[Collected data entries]
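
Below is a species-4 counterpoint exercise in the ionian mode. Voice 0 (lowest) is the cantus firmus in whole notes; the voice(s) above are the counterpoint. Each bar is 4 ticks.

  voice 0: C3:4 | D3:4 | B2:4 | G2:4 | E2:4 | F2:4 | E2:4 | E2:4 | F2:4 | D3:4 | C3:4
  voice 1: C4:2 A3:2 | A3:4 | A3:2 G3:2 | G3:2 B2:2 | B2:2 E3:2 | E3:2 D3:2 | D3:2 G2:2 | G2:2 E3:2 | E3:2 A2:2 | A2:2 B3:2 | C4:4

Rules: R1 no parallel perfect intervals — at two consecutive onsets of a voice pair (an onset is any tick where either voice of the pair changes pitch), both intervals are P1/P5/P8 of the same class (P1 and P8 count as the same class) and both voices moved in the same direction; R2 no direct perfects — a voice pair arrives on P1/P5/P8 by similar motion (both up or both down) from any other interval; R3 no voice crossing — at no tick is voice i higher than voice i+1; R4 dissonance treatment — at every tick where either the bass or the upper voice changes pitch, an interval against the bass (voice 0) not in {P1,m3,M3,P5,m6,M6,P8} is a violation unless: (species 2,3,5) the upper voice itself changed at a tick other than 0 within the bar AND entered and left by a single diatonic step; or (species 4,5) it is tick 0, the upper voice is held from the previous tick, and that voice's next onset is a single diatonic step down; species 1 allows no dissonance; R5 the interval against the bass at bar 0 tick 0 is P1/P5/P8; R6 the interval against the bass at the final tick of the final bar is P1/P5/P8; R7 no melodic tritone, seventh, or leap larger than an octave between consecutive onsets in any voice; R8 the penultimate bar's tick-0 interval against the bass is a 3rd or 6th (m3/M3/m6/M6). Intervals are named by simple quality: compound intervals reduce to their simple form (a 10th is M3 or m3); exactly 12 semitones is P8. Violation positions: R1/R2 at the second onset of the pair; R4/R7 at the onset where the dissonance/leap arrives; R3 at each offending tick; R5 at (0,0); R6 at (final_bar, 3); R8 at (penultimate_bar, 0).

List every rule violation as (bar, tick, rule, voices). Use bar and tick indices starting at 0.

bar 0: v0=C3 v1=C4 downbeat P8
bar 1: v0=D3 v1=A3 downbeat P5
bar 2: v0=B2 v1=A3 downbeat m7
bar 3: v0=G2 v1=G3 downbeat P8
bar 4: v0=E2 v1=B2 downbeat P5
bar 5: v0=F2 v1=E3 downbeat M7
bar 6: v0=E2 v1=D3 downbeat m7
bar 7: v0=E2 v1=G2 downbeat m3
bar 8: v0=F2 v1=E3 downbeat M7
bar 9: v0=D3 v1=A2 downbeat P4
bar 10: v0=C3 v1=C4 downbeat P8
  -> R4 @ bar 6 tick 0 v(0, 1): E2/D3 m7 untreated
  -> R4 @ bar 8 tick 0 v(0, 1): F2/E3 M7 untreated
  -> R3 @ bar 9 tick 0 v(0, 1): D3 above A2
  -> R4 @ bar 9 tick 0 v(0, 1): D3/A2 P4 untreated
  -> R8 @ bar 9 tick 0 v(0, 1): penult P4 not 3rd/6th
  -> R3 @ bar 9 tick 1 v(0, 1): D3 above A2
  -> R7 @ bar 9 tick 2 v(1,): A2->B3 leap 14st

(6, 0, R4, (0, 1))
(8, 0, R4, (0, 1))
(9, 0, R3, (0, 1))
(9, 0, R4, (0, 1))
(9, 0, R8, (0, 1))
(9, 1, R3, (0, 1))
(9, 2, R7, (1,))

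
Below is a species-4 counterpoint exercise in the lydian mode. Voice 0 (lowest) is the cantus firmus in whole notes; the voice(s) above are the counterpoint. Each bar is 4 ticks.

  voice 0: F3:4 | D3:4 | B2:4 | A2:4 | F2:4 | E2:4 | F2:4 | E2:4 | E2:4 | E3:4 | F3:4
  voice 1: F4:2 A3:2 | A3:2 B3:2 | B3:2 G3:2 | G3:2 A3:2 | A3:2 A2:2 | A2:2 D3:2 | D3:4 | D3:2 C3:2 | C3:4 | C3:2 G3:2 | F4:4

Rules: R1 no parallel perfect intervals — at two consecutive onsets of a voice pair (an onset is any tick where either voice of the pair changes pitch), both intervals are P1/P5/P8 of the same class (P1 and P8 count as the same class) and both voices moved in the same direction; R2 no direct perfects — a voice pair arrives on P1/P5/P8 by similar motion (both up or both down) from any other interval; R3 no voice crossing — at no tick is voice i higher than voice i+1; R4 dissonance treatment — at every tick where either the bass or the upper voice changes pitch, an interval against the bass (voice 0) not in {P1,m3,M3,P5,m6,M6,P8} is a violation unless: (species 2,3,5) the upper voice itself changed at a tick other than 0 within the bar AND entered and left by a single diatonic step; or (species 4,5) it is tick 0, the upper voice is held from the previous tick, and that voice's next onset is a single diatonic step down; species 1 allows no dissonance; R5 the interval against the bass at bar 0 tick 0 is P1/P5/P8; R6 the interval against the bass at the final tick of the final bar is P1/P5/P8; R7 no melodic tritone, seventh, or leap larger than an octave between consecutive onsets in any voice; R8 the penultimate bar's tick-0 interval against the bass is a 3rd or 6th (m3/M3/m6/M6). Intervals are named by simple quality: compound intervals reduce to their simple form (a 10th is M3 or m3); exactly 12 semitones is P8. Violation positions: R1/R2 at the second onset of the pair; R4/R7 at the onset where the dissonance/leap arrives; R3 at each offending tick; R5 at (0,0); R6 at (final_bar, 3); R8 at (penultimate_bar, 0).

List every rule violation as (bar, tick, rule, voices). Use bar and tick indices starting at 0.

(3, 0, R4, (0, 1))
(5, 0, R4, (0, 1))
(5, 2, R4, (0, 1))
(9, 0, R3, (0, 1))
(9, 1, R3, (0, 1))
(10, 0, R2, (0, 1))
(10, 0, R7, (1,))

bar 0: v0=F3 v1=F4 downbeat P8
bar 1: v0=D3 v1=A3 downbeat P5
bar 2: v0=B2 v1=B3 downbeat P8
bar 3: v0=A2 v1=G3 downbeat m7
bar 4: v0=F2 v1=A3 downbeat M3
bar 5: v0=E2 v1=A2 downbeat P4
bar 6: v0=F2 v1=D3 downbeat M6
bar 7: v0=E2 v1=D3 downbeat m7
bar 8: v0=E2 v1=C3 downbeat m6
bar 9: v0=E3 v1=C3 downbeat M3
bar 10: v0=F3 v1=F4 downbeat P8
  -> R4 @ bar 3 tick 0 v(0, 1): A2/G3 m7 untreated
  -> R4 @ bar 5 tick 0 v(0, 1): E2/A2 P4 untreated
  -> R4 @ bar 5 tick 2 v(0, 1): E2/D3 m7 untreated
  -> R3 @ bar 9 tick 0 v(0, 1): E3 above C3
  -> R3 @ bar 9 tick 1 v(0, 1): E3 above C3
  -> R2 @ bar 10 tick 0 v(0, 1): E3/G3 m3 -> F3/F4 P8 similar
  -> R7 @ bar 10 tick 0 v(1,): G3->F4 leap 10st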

» WORK TASK
The lines running from the start of the data through the one that contains "voice 1: C4:2" should be reproduced exactly, and only those.

» RESPONSE FOR THIS EXERCISE
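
Below is a species-4 counterpoint exercise in the ionian mode. Voice 0 (lowest) is the cantus firmus in whole notes; the voice(s) above are the counterpoint. Each bar is 4 ticks.

  voice 0: C3:4 | D3:4 | B2:4 | G2:4 | E2:4 | F2:4 | E2:4 | E2:4 | F2:4 | D3:4 | C3:4
  voice 1: C4:2 A3:2 | A3:4 | A3:2 G3:2 | G3:2 B2:2 | B2:2 E3:2 | E3:2 D3:2 | D3:2 G2:2 | G2:2 E3:2 | E3:2 A2:2 | A2:2 B3:2 | C4:4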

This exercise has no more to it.